▶ **Exercise instructions**: The required output is the exact run of lines below that opens at the line with "In 'ddbdee', how" and closes at the line with "How many regex".

▶ **Records to use**:
+--

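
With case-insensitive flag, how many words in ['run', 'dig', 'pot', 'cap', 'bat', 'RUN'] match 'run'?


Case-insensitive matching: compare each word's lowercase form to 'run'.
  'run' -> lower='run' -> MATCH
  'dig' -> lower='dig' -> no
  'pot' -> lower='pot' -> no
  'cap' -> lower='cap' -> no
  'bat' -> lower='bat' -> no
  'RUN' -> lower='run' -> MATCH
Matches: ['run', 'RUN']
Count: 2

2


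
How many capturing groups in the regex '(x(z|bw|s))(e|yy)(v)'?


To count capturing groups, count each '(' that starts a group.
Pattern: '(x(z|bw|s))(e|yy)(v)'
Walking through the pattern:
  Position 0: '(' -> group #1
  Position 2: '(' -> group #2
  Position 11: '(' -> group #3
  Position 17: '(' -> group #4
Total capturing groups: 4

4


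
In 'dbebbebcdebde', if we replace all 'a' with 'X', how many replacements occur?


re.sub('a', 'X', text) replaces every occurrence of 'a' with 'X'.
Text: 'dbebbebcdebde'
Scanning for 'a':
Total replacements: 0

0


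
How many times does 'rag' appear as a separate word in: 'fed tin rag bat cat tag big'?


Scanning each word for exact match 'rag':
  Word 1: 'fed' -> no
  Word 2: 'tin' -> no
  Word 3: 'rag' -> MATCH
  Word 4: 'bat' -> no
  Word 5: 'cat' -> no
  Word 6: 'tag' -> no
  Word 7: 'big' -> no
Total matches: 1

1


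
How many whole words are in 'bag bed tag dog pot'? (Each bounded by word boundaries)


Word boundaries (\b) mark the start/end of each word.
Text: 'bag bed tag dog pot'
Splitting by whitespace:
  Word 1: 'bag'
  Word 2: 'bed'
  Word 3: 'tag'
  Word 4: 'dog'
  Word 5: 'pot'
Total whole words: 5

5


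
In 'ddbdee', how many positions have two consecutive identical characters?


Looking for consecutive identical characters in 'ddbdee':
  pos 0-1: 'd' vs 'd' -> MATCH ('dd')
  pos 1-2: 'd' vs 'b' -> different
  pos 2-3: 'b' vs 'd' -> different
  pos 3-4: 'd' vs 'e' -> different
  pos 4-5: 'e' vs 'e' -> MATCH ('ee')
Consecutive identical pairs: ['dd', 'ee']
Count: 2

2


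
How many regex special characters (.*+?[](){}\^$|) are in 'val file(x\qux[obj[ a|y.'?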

+--

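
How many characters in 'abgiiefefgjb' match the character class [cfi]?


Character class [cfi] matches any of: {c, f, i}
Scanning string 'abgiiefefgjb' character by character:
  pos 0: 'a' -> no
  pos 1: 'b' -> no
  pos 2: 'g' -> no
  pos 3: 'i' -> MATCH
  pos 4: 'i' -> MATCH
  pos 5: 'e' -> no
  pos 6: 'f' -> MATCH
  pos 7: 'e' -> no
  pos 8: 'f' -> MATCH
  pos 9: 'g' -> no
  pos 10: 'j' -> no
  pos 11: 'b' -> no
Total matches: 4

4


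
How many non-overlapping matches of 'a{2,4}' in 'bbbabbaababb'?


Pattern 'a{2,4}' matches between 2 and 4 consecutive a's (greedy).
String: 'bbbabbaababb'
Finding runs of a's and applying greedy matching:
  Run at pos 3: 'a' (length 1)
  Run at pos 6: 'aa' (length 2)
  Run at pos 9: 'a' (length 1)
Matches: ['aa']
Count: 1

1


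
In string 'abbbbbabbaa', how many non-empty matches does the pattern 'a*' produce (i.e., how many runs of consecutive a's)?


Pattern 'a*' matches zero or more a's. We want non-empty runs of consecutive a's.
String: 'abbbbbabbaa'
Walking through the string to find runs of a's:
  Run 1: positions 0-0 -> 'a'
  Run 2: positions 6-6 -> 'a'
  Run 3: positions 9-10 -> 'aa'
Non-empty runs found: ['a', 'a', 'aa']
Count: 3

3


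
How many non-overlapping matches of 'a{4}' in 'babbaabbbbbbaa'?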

+--

▶ **Finished exercise**:
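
In 'ddbdee', how many positions have two consecutive identical characters?


Looking for consecutive identical characters in 'ddbdee':
  pos 0-1: 'd' vs 'd' -> MATCH ('dd')
  pos 1-2: 'd' vs 'b' -> different
  pos 2-3: 'b' vs 'd' -> different
  pos 3-4: 'd' vs 'e' -> different
  pos 4-5: 'e' vs 'e' -> MATCH ('ee')
Consecutive identical pairs: ['dd', 'ee']
Count: 2

2


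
How many regex special characters (.*+?[](){}\^$|) are in 'val file(x\qux[obj[ a|y.'?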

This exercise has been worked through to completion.